• **Aim of the exercise**:
Your answer should be every line of the records that contains the word "fiducial".

• **Dataset records**:
=-=-=

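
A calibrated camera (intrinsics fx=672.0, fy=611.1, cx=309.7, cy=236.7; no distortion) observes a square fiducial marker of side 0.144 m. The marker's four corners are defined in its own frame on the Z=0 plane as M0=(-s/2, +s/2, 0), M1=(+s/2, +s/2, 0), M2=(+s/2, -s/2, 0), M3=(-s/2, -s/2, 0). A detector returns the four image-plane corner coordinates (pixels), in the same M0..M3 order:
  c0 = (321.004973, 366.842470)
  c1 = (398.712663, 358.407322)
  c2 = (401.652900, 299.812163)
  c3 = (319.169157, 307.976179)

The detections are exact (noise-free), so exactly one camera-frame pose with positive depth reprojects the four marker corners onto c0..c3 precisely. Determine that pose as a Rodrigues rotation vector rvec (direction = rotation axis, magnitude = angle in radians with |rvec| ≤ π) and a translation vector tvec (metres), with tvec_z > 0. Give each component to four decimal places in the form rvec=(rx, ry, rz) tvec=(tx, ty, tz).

Intrinsics K: fx=672.0, fy=611.1, cx=309.7, cy=236.7
Marker side s = 0.144 m; corners in marker frame (Z=0):
  M0 = (-0.0720, +0.0720, 0)
  M1 = (+0.0720, +0.0720, 0)
  M2 = (+0.0720, -0.0720, 0)
  M3 = (-0.0720, -0.0720, 0)
Detected image corners:
  c0 = (321.004973, 366.842470) px
  c1 = (398.712663, 358.407322) px
  c2 = (401.652900, 299.812163) px
  c3 = (319.169157, 307.976179) px
Planar DLT: solve 8×8 A·h = b for H (H[2,2]=1):
  H  [+588.37685 +145.41123 +360.38811]
  H  [-27.44899 +546.05470 +334.10928]
  H  [+0.09067 +0.41472 +1.00000]
B = K⁻¹H; ‖b₁‖=0.842502, ‖b₂‖=0.842502; λ = 2/(‖b₁‖+‖b₂‖) = 1.186941, sign → tz>0 ⇒ λ=+1.186941
r₁ = λ·B[:,0] = (+0.98964,-0.09500,+0.10761); r₂ = λ·B[:,1] = (+0.02998,+0.86994,+0.49225)
r₃ = r₁×r₂ = (-0.14038,-0.48392,+0.86378); SVD([r₁ r₂ r₃]) → R = UVᵀ:
  R  [+0.98964 +0.02998 -0.14038]
  R  [-0.09500 +0.86994 -0.48392]
  R  [+0.10761 +0.49225 +0.86378]
t = (+0.08953, +0.18920, +1.18694) m
tr R = 2.723362; θ = arccos((tr R − 1)/2) = 0.532223 rad = 30.494°
axis k = ((R−Rᵀ)₃₂, (R−Rᵀ)₁₃, (R−Rᵀ)₂₁) / (2 sinθ) = (+0.961835, -0.244354, -0.123142)
rvec = θ·k = (+0.511911, -0.130051, -0.065539)

rvec=(0.5119, -0.1301, -0.0655) tvec=(0.0895, 0.1892, 1.1869)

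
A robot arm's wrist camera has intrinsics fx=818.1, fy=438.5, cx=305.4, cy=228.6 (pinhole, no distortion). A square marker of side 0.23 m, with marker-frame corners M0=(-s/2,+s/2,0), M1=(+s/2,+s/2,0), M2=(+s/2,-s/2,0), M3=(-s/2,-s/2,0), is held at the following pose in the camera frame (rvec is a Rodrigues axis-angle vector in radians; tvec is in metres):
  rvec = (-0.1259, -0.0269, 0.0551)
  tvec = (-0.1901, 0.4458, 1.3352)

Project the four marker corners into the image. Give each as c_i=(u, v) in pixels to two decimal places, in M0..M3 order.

c0=(112.35, 412.65) c1=(255.06, 416.22) c2=(263.54, 338.32) c3=(123.95, 334.52)

Intrinsics K: fx=818.1, fy=438.5, cx=305.4, cy=228.6
Marker side s = 0.23 m; corners in marker frame (Z=0):
  M0 = (-0.1150, +0.1150, 0)
  M1 = (+0.1150, +0.1150, 0)
  M2 = (+0.1150, -0.1150, 0)
  M3 = (-0.1150, -0.1150, 0)
rvec = (-0.1259, -0.0269, 0.0551), |rvec| = θ = 0.14004 rad = 8.024°
Rodrigues: sinθ=0.13958, 1−cosθ=0.00979; R = I + sinθ·[k]× + (1−cosθ)·[k]×²:
    [+0.99812 -0.05323 -0.03028]
    [+0.05661 +0.99057 +0.12475]
    [+0.02335 -0.12623 +0.99173]
t = (-0.1901, 0.4458, 1.3352) m
M0: Pc = R·M0+t = (-0.31101, +0.55321, +1.31800); u = 818.1·(-0.31101)/1.31800 + 305.4 = 112.3545, v = 438.5·(+0.55321)/1.31800 + 228.6 = 412.6523
M1: Pc = R·M1+t = (-0.08144, +0.56623, +1.32337); u = 818.1·(-0.08144)/1.32337 + 305.4 = 255.0559, v = 438.5·(+0.56623)/1.32337 + 228.6 = 416.2197
M2: Pc = R·M2+t = (-0.06919, +0.33839, +1.35240); u = 818.1·(-0.06919)/1.35240 + 305.4 = 263.5426, v = 438.5·(+0.33839)/1.35240 + 228.6 = 338.3204
M3: Pc = R·M3+t = (-0.29876, +0.32537, +1.34703); u = 818.1·(-0.29876)/1.34703 + 305.4 = 123.9507, v = 438.5·(+0.32537)/1.34703 + 228.6 = 334.5192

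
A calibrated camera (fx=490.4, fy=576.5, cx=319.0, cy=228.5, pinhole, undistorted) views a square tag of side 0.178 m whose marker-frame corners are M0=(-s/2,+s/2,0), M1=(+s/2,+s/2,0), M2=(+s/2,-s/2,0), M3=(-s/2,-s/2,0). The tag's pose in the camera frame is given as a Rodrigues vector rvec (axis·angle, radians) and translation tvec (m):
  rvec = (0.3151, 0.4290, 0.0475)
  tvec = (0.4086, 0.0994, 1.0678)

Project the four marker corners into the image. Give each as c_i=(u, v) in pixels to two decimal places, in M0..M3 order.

c0=(461.87, 317.22) c1=(546.39, 333.98) c2=(557.09, 242.69) c3=(467.52, 231.13)

Intrinsics K: fx=490.4, fy=576.5, cx=319.0, cy=228.5
Marker side s = 0.178 m; corners in marker frame (Z=0):
  M0 = (-0.0890, +0.0890, 0)
  M1 = (+0.0890, +0.0890, 0)
  M2 = (+0.0890, -0.0890, 0)
  M3 = (-0.0890, -0.0890, 0)
rvec = (0.3151, 0.4290, 0.0475), |rvec| = θ = 0.53440 rad = 30.619°
Rodrigues: sinθ=0.50933, 1−cosθ=0.13943; R = I + sinθ·[k]× + (1−cosθ)·[k]×²:
    [+0.90905 +0.02072 +0.41618]
    [+0.11127 +0.95042 -0.29037]
    [-0.40156 +0.31026 +0.86168]
t = (0.4086, 0.0994, 1.0678) m
M0: Pc = R·M0+t = (+0.32954, +0.17409, +1.13115); u = 490.4·(+0.32954)/1.13115 + 319.0 = 461.8685, v = 576.5·(+0.17409)/1.13115 + 228.5 = 317.2237
M1: Pc = R·M1+t = (+0.49135, +0.19389, +1.05967); u = 490.4·(+0.49135)/1.05967 + 319.0 = 546.3886, v = 576.5·(+0.19389)/1.05967 + 228.5 = 333.9833
M2: Pc = R·M2+t = (+0.48766, +0.02471, +1.00445); u = 490.4·(+0.48766)/1.00445 + 319.0 = 557.0899, v = 576.5·(+0.02471)/1.00445 + 228.5 = 242.6851
M3: Pc = R·M3+t = (+0.32585, +0.00491, +1.07593); u = 490.4·(+0.32585)/1.07593 + 319.0 = 467.5205, v = 576.5·(+0.00491)/1.07593 + 228.5 = 231.1306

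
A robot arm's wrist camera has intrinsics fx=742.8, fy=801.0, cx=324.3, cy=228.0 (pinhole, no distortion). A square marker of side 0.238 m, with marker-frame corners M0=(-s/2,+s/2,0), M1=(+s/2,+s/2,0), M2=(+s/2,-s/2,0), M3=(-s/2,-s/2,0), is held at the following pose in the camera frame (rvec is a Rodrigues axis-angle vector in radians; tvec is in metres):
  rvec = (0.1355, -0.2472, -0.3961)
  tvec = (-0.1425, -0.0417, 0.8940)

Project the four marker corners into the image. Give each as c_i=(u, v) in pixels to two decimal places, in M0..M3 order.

Intrinsics K: fx=742.8, fy=801.0, cx=324.3, cy=228.0
Marker side s = 0.238 m; corners in marker frame (Z=0):
  M0 = (-0.1190, +0.1190, 0)
  M1 = (+0.1190, +0.1190, 0)
  M2 = (+0.1190, -0.1190, 0)
  M3 = (-0.1190, -0.1190, 0)
rvec = (0.1355, -0.2472, -0.3961), |rvec| = θ = 0.48617 rad = 27.856°
Rodrigues: sinθ=0.46724, 1−cosθ=0.11587; R = I + sinθ·[k]× + (1−cosθ)·[k]×²:
    [+0.89313 +0.36426 -0.26389]
    [-0.39710 +0.91408 -0.08222]
    [+0.21126 +0.17823 +0.96104]
t = (-0.1425, -0.0417, 0.8940) m
M0: Pc = R·M0+t = (-0.20544, +0.11433, +0.89007); u = 742.8·(-0.20544)/0.89007 + 324.3 = 152.8553, v = 801.0·(+0.11433)/0.89007 + 228.0 = 330.8900
M1: Pc = R·M1+t = (+0.00713, +0.01982, +0.94035); u = 742.8·(+0.00713)/0.94035 + 324.3 = 329.9314, v = 801.0·(+0.01982)/0.94035 + 228.0 = 244.8839
M2: Pc = R·M2+t = (-0.07956, -0.19773, +0.89793); u = 742.8·(-0.07956)/0.89793 + 324.3 = 258.4815, v = 801.0·(-0.19773)/0.89793 + 228.0 = 51.6141
M3: Pc = R·M3+t = (-0.29213, -0.10322, +0.84765); u = 742.8·(-0.29213)/0.84765 + 324.3 = 68.3059, v = 801.0·(-0.10322)/0.84765 + 228.0 = 130.4596

c0=(152.86, 330.89) c1=(329.93, 244.88) c2=(258.48, 51.61) c3=(68.31, 130.46)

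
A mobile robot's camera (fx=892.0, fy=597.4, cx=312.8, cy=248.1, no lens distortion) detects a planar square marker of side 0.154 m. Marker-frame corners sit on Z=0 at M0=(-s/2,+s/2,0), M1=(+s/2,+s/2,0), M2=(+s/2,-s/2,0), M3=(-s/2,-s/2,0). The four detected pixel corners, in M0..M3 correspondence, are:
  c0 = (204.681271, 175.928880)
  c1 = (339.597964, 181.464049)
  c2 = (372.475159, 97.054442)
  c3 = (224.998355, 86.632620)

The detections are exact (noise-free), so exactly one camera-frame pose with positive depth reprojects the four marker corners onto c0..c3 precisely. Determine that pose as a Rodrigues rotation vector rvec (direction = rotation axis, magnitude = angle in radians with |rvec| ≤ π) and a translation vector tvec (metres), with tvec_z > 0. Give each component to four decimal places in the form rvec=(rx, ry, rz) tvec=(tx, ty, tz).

Intrinsics K: fx=892.0, fy=597.4, cx=312.8, cy=248.1
Marker side s = 0.154 m; corners in marker frame (Z=0):
  M0 = (-0.0770, +0.0770, 0)
  M1 = (+0.0770, +0.0770, 0)
  M2 = (+0.0770, -0.0770, 0)
  M3 = (-0.0770, -0.0770, 0)
Detected image corners:
  c0 = (204.681271, 175.928880) px
  c1 = (339.597964, 181.464049) px
  c2 = (372.475159, 97.054442) px
  c3 = (224.998355, 86.632620) px
Planar DLT: solve 8×8 A·h = b for H (H[2,2]=1):
  H  [+1002.48866 +7.70972 +286.45622]
  H  [+92.55643 +649.56269 +137.48914]
  H  [+0.30697 +0.63545 +1.00000]
B = K⁻¹H; ‖b₁‖=1.061926, ‖b₂‖=1.061926; λ = 2/(‖b₁‖+‖b₂‖) = 0.941685, sign → tz>0 ⇒ λ=+0.941685
r₁ = λ·B[:,0] = (+0.95696,+0.02585,+0.28907); r₂ = λ·B[:,1] = (-0.20170,+0.77540,+0.59840)
r₃ = r₁×r₂ = (-0.20868,-0.63095,+0.74723); SVD([r₁ r₂ r₃]) → R = UVᵀ:
  R  [+0.95696 -0.20170 -0.20868]
  R  [+0.02585 +0.77540 -0.63095]
  R  [+0.28907 +0.59840 +0.74723]
t = (-0.02781, -0.17436, +0.94169) m
tr R = 2.479589; θ = arccos((tr R − 1)/2) = 0.738032 rad = 42.286°
axis k = ((R−Rᵀ)₃₂, (R−Rᵀ)₁₃, (R−Rᵀ)₂₁) / (2 sinθ) = (+0.913557, -0.369893, +0.169097)
rvec = θ·k = (+0.674234, -0.272993, +0.124799)

rvec=(0.6742, -0.2730, 0.1248) tvec=(-0.0278, -0.1744, 0.9417)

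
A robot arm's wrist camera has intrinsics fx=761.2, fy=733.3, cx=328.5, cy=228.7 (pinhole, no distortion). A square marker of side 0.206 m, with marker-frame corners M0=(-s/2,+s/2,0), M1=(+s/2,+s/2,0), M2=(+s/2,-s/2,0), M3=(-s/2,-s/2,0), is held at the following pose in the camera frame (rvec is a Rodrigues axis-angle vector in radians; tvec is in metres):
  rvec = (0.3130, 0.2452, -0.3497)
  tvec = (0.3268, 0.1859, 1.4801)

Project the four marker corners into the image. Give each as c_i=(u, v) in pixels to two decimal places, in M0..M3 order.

c0=(462.89, 375.88) c1=(564.98, 351.49) c2=(532.90, 261.39) c3=(428.45, 290.24)

Intrinsics K: fx=761.2, fy=733.3, cx=328.5, cy=228.7
Marker side s = 0.206 m; corners in marker frame (Z=0):
  M0 = (-0.1030, +0.1030, 0)
  M1 = (+0.1030, +0.1030, 0)
  M2 = (+0.1030, -0.1030, 0)
  M3 = (-0.1030, -0.1030, 0)
rvec = (0.3130, 0.2452, -0.3497), |rvec| = θ = 0.52951 rad = 30.339°
Rodrigues: sinθ=0.50511, 1−cosθ=0.13695; R = I + sinθ·[k]× + (1−cosθ)·[k]×²:
    [+0.91090 +0.37107 +0.18044]
    [-0.29610 +0.89242 -0.34046]
    [-0.28736 +0.25670 +0.92278]
t = (0.3268, 0.1859, 1.4801) m
M0: Pc = R·M0+t = (+0.27120, +0.30832, +1.53614); u = 761.2·(+0.27120)/1.53614 + 328.5 = 462.8859, v = 733.3·(+0.30832)/1.53614 + 228.7 = 375.8803
M1: Pc = R·M1+t = (+0.45884, +0.24732, +1.47694); u = 761.2·(+0.45884)/1.47694 + 328.5 = 564.9831, v = 733.3·(+0.24732)/1.47694 + 228.7 = 351.4946
M2: Pc = R·M2+t = (+0.38240, +0.06348, +1.42406); u = 761.2·(+0.38240)/1.42406 + 328.5 = 532.9047, v = 733.3·(+0.06348)/1.42406 + 228.7 = 261.3894
M3: Pc = R·M3+t = (+0.19476, +0.12448, +1.48326); u = 761.2·(+0.19476)/1.48326 + 328.5 = 428.4479, v = 733.3·(+0.12448)/1.48326 + 228.7 = 290.2405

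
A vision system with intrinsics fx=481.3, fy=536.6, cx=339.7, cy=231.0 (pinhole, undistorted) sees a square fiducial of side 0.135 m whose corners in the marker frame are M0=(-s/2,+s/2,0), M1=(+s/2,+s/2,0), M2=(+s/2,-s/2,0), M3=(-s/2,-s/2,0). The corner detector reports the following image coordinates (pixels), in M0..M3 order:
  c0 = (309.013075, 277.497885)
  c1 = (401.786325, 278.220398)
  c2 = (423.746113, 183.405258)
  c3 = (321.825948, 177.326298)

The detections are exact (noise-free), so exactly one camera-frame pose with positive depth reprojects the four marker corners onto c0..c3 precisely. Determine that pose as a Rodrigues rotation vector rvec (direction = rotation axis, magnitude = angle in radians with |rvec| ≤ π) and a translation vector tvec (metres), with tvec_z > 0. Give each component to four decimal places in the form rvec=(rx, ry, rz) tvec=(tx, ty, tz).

Intrinsics K: fx=481.3, fy=536.6, cx=339.7, cy=231.0
Marker side s = 0.135 m; corners in marker frame (Z=0):
  M0 = (-0.0675, +0.0675, 0)
  M1 = (+0.0675, +0.0675, 0)
  M2 = (+0.0675, -0.0675, 0)
  M3 = (-0.0675, -0.0675, 0)
Detected image corners:
  c0 = (309.013075, 277.497885) px
  c1 = (401.786325, 278.220398) px
  c2 = (423.746113, 183.405258) px
  c3 = (321.825948, 177.326298) px
Planar DLT: solve 8×8 A·h = b for H (H[2,2]=1):
  H  [+857.81434 +148.48920 +364.89414]
  H  [+111.30542 +896.69284 +231.66979]
  H  [+0.38033 +0.76394 +1.00000]
B = K⁻¹H; ‖b₁‖=1.561508, ‖b₂‖=1.561508; λ = 2/(‖b₁‖+‖b₂‖) = 0.640407, sign → tz>0 ⇒ λ=+0.640407
r₁ = λ·B[:,0] = (+0.96948,+0.02799,+0.24356); r₂ = λ·B[:,1] = (-0.14772,+0.85955,+0.48923)
r₃ = r₁×r₂ = (-0.19566,-0.51028,+0.83745); SVD([r₁ r₂ r₃]) → R = UVᵀ:
  R  [+0.96948 -0.14772 -0.19566]
  R  [+0.02799 +0.85955 -0.51028]
  R  [+0.24356 +0.48923 +0.83745]
t = (+0.03352, +0.00080, +0.64041) m
tr R = 2.666483; θ = arccos((tr R − 1)/2) = 0.585851 rad = 33.567°
axis k = ((R−Rᵀ)₃₂, (R−Rᵀ)₁₃, (R−Rᵀ)₂₁) / (2 sinθ) = (+0.903873, -0.397198, +0.158896)
rvec = θ·k = (+0.529535, -0.232699, +0.093090)

rvec=(0.5295, -0.2327, 0.0931) tvec=(0.0335, 0.0008, 0.6404)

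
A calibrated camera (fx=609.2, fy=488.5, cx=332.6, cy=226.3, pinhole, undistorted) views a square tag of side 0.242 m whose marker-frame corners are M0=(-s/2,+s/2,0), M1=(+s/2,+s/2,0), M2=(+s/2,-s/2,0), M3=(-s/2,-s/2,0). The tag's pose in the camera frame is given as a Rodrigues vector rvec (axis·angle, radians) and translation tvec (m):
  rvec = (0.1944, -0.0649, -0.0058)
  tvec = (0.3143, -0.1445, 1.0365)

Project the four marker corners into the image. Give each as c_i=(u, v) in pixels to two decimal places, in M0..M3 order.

Intrinsics K: fx=609.2, fy=488.5, cx=332.6, cy=226.3
Marker side s = 0.242 m; corners in marker frame (Z=0):
  M0 = (-0.1210, +0.1210, 0)
  M1 = (+0.1210, +0.1210, 0)
  M2 = (+0.1210, -0.1210, 0)
  M3 = (-0.1210, -0.1210, 0)
rvec = (0.1944, -0.0649, -0.0058), |rvec| = θ = 0.20503 rad = 11.747°
Rodrigues: sinθ=0.20360, 1−cosθ=0.02094; R = I + sinθ·[k]× + (1−cosθ)·[k]×²:
    [+0.99788 -0.00053 -0.06501]
    [-0.01205 +0.98115 -0.19285]
    [+0.06388 +0.19323 +0.97907]
t = (0.3143, -0.1445, 1.0365) m
M0: Pc = R·M0+t = (+0.19349, -0.02432, +1.05215); u = 609.2·(+0.19349)/1.05215 + 332.6 = 444.6329, v = 488.5·(-0.02432)/1.05215 + 226.3 = 215.0072
M1: Pc = R·M1+t = (+0.43498, -0.02724, +1.06761); u = 609.2·(+0.43498)/1.06761 + 332.6 = 580.8085, v = 488.5·(-0.02724)/1.06761 + 226.3 = 213.8369
M2: Pc = R·M2+t = (+0.43511, -0.26468, +1.02085); u = 609.2·(+0.43511)/1.02085 + 332.6 = 592.2540, v = 488.5·(-0.26468)/1.02085 + 226.3 = 99.6459
M3: Pc = R·M3+t = (+0.19362, -0.26176, +1.00539); u = 609.2·(+0.19362)/1.00539 + 332.6 = 449.9208, v = 488.5·(-0.26176)/1.00539 + 226.3 = 99.1147

c0=(444.63, 215.01) c1=(580.81, 213.84) c2=(592.25, 99.65) c3=(449.92, 99.11)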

=-=-=

• **Response to the task**:
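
A calibrated camera (intrinsics fx=672.0, fy=611.1, cx=309.7, cy=236.7; no distortion) observes a square fiducial marker of side 0.144 m. The marker's four corners are defined in its own frame on the Z=0 plane as M0=(-s/2, +s/2, 0), M1=(+s/2, +s/2, 0), M2=(+s/2, -s/2, 0), M3=(-s/2, -s/2, 0). A detector returns the four image-plane corner coordinates (pixels), in the same M0..M3 order:
A vision system with intrinsics fx=481.3, fy=536.6, cx=339.7, cy=231.0 (pinhole, undistorted) sees a square fiducial of side 0.135 m whose corners in the marker frame are M0=(-s/2,+s/2,0), M1=(+s/2,+s/2,0), M2=(+s/2,-s/2,0), M3=(-s/2,-s/2,0). The corner detector reports the following image coordinates (pixels), in M0..M3 order: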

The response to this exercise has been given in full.